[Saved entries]
◇ ◇ ◇

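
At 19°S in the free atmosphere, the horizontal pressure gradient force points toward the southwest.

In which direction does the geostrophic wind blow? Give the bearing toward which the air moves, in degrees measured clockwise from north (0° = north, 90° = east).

The pressure-gradient force points toward the southwest (bearing 225°).
Geostrophic balance: in the Southern Hemisphere the Coriolis force deflects motion to the left, so the geostrophic wind blows 90° to the left of the pressure-gradient force (low pressure on the right).
Rotating 225° by 90° counterclockwise gives 135° — the wind blows toward the southeast.

135°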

◇ ◇ ◇

▶ Instructions for the task: A complete, exact copy of the entries above is what is wanted.

▶ Exercise response:
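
At 19°S in the free atmosphere, the horizontal pressure gradient force points toward the southwest.

In which direction does the geostrophic wind blow? Give the bearing toward which the air moves, in degrees measured clockwise from north (0° = north, 90° = east).

The pressure-gradient force points toward the southwest (bearing 225°).
Geostrophic balance: in the Southern Hemisphere the Coriolis force deflects motion to the left, so the geostrophic wind blows 90° to the left of the pressure-gradient force (low pressure on the right).
Rotating 225° by 90° counterclockwise gives 135° — the wind blows toward the southeast.

135°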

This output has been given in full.